- **TASK DESCRIPTION**: Transcribe exactly the line in which "Suppose the energy" occurs, plus every line that comes after it up to the end of the entries.

- **DATA TO USE**:
──────

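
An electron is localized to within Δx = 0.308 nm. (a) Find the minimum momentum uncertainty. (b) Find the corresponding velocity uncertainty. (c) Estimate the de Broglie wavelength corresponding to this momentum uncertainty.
(a) Δp_min = 1.712 × 10^-25 kg·m/s
(b) Δv_min = 187.934 km/s
(c) λ_dB = 3.870 nm

Step-by-step:

(a) From the uncertainty principle:
Δp_min = ℏ/(2Δx) = (1.055e-34 J·s)/(2 × 3.080e-10 m) = 1.712e-25 kg·m/s

(b) The velocity uncertainty:
Δv = Δp/m = (1.712e-25 kg·m/s)/(9.109e-31 kg) = 1.879e+05 m/s = 187.934 km/s

(c) The de Broglie wavelength for this momentum:
λ = h/p = (6.626e-34 J·s)/(1.712e-25 kg·m/s) = 3.870e-09 m = 3.870 nm

Note: The de Broglie wavelength is comparable to the localization size, as expected from wave-particle duality.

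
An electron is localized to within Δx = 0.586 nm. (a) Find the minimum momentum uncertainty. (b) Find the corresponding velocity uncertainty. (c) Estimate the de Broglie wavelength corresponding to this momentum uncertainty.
(a) Δp_min = 8.998 × 10^-26 kg·m/s
(b) Δv_min = 98.778 km/s
(c) λ_dB = 7.364 nm

Step-by-step:

(a) From the uncertainty principle:
Δp_min = ℏ/(2Δx) = (1.055e-34 J·s)/(2 × 5.860e-10 m) = 8.998e-26 kg·m/s

(b) The velocity uncertainty:
Δv = Δp/m = (8.998e-26 kg·m/s)/(9.109e-31 kg) = 9.878e+04 m/s = 98.778 km/s

(c) The de Broglie wavelength for this momentum:
λ = h/p = (6.626e-34 J·s)/(8.998e-26 kg·m/s) = 7.364e-09 m = 7.364 nm

Note: The de Broglie wavelength is comparable to the localization size, as expected from wave-particle duality.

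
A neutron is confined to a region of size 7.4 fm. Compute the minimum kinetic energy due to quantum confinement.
94.600 keV

Using the uncertainty principle:

1. Position uncertainty: Δx ≈ 7.400e-15 m
2. Minimum momentum uncertainty: Δp = ℏ/(2Δx) = 7.125e-21 kg·m/s
3. Minimum kinetic energy:
   KE = (Δp)²/(2m) = (7.125e-21)²/(2 × 1.675e-27 kg)
   KE = 1.516e-14 J = 94.600 keV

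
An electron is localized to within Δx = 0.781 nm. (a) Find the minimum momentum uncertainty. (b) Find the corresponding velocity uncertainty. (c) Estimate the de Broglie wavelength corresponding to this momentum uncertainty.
(a) Δp_min = 6.751 × 10^-26 kg·m/s
(b) Δv_min = 74.115 km/s
(c) λ_dB = 9.814 nm

Step-by-step:

(a) From the uncertainty principle:
Δp_min = ℏ/(2Δx) = (1.055e-34 J·s)/(2 × 7.810e-10 m) = 6.751e-26 kg·m/s

(b) The velocity uncertainty:
Δv = Δp/m = (6.751e-26 kg·m/s)/(9.109e-31 kg) = 7.412e+04 m/s = 74.115 km/s

(c) The de Broglie wavelength for this momentum:
λ = h/p = (6.626e-34 J·s)/(6.751e-26 kg·m/s) = 9.814e-09 m = 9.814 nm

Note: The de Broglie wavelength is comparable to the localization size, as expected from wave-particle duality.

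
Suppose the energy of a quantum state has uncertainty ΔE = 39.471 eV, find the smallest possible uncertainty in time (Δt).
8.338 as

Using the energy-time uncertainty principle:
ΔEΔt ≥ ℏ/2

The minimum uncertainty in time is:
Δt_min = ℏ/(2ΔE)
Δt_min = (1.055e-34 J·s) / (2 × 6.324e-18 J)
Δt_min = 8.338e-18 s = 8.338 as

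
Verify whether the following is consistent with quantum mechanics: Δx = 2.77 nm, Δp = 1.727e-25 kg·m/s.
Yes, it satisfies the uncertainty principle.

Calculate the product ΔxΔp:
ΔxΔp = (2.770e-09 m) × (1.727e-25 kg·m/s)
ΔxΔp = 4.784e-34 J·s

Compare to the minimum allowed value ℏ/2:
ℏ/2 = 5.273e-35 J·s

Since ΔxΔp = 4.784e-34 J·s ≥ 5.273e-35 J·s = ℏ/2,
the measurement satisfies the uncertainty principle.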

──────

- **COMPLETED TASK**:
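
Suppose the energy of a quantum state has uncertainty ΔE = 39.471 eV, find the smallest possible uncertainty in time (Δt).
8.338 as

Using the energy-time uncertainty principle:
ΔEΔt ≥ ℏ/2

The minimum uncertainty in time is:
Δt_min = ℏ/(2ΔE)
Δt_min = (1.055e-34 J·s) / (2 × 6.324e-18 J)
Δt_min = 8.338e-18 s = 8.338 as

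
Verify whether the following is consistent with quantum mechanics: Δx = 2.77 nm, Δp = 1.727e-25 kg·m/s.
Yes, it satisfies the uncertainty principle.

Calculate the product ΔxΔp:
ΔxΔp = (2.770e-09 m) × (1.727e-25 kg·m/s)
ΔxΔp = 4.784e-34 J·s

Compare to the minimum allowed value ℏ/2:
ℏ/2 = 5.273e-35 J·s

Since ΔxΔp = 4.784e-34 J·s ≥ 5.273e-35 J·s = ℏ/2,
the measurement satisfies the uncertainty principle.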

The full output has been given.